* [Work task]: Repeat the whole listing exactly as it appears.

* [Data records]:
= Beginning of Section =

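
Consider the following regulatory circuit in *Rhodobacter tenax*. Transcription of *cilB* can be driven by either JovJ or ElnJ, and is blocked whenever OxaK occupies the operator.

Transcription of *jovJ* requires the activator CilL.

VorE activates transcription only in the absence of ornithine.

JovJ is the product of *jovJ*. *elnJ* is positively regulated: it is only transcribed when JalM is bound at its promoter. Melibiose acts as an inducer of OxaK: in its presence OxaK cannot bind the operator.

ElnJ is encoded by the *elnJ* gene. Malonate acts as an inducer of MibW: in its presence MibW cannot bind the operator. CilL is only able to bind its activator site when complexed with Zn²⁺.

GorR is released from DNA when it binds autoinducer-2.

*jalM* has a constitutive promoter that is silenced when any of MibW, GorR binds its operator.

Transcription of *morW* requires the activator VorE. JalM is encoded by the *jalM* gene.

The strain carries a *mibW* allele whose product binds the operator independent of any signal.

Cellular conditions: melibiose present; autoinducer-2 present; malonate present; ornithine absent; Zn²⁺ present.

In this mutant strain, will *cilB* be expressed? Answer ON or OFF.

ON

Zn²⁺ is present, so CilL is active.
No repressor is bound and CilL is active, so *jovJ* is transcribed.
So JovJ is produced and active.
MibW is constitutively active in this strain.
Autoinducer-2 is present, so GorR is inactive.
With repressor MibW bound, *jalM* is not transcribed.
So JalM is not produced.
Required activator JalM is absent, so *elnJ* is not transcribed.
So ElnJ is not produced.
Melibiose is present, so OxaK is inactive.
Activator JovJ is present, so *cilB* is transcribed.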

= End of Section =

* [Exercise output]:
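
Consider the following regulatory circuit in *Rhodobacter tenax*. Transcription of *cilB* can be driven by either JovJ or ElnJ, and is blocked whenever OxaK occupies the operator.

Transcription of *jovJ* requires the activator CilL.

VorE activates transcription only in the absence of ornithine.

JovJ is the product of *jovJ*. *elnJ* is positively regulated: it is only transcribed when JalM is bound at its promoter. Melibiose acts as an inducer of OxaK: in its presence OxaK cannot bind the operator.

ElnJ is encoded by the *elnJ* gene. Malonate acts as an inducer of MibW: in its presence MibW cannot bind the operator. CilL is only able to bind its activator site when complexed with Zn²⁺.

GorR is released from DNA when it binds autoinducer-2.

*jalM* has a constitutive promoter that is silenced when any of MibW, GorR binds its operator.

Transcription of *morW* requires the activator VorE. JalM is encoded by the *jalM* gene.

The strain carries a *mibW* allele whose product binds the operator independent of any signal.

Cellular conditions: melibiose present; autoinducer-2 present; malonate present; ornithine absent; Zn²⁺ present.

In this mutant strain, will *cilB* be expressed? Answer ON or OFF.

ON

Zn²⁺ is present, so CilL is active.
No repressor is bound and CilL is active, so *jovJ* is transcribed.
So JovJ is produced and active.
MibW is constitutively active in this strain.
Autoinducer-2 is present, so GorR is inactive.
With repressor MibW bound, *jalM* is not transcribed.
So JalM is not produced.
Required activator JalM is absent, so *elnJ* is not transcribed.
So ElnJ is not produced.
Melibiose is present, so OxaK is inactive.
Activator JovJ is present, so *cilB* is transcribed.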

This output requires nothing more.